Could you set down exactly the lines of the data below, starting at the one that holds "For a mitten" and ending at the one that holds "I'm drafting a child's", both included, and only those?

Supplied material:
::::::

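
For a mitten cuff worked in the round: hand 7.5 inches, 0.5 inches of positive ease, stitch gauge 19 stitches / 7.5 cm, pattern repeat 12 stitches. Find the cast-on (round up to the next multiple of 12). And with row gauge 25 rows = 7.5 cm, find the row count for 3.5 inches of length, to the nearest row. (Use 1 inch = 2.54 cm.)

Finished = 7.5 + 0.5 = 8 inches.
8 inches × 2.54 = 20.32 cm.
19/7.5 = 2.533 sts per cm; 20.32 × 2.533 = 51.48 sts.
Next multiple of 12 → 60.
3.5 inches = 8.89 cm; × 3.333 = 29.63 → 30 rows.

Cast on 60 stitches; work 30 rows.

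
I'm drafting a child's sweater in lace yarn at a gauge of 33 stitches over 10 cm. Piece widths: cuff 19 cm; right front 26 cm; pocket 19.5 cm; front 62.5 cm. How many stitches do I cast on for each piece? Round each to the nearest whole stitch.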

::::::

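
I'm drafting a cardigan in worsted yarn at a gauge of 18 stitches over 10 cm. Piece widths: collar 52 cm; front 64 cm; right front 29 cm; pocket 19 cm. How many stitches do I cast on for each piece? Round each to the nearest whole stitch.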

::::::

Response for this exercise:
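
For a mitten cuff worked in the round: hand 7.5 inches, 0.5 inches of positive ease, stitch gauge 19 stitches / 7.5 cm, pattern repeat 12 stitches. Find the cast-on (round up to the next multiple of 12). And with row gauge 25 rows = 7.5 cm, find the row count for 3.5 inches of length, to the nearest row. (Use 1 inch = 2.54 cm.)

Finished = 7.5 + 0.5 = 8 inches.
8 inches × 2.54 = 20.32 cm.
19/7.5 = 2.533 sts per cm; 20.32 × 2.533 = 51.48 sts.
Next multiple of 12 → 60.
3.5 inches = 8.89 cm; × 3.333 = 29.63 → 30 rows.

Cast on 60 stitches; work 30 rows.

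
I'm drafting a child's sweater in lace yarn at a gauge of 33 stitches over 10 cm. Piece widths: cuff 19 cm; right front 26 cm; pocket 19.5 cm; front 62.5 cm. How many stitches do I cast on for each piece? Round each to the nearest whole stitch.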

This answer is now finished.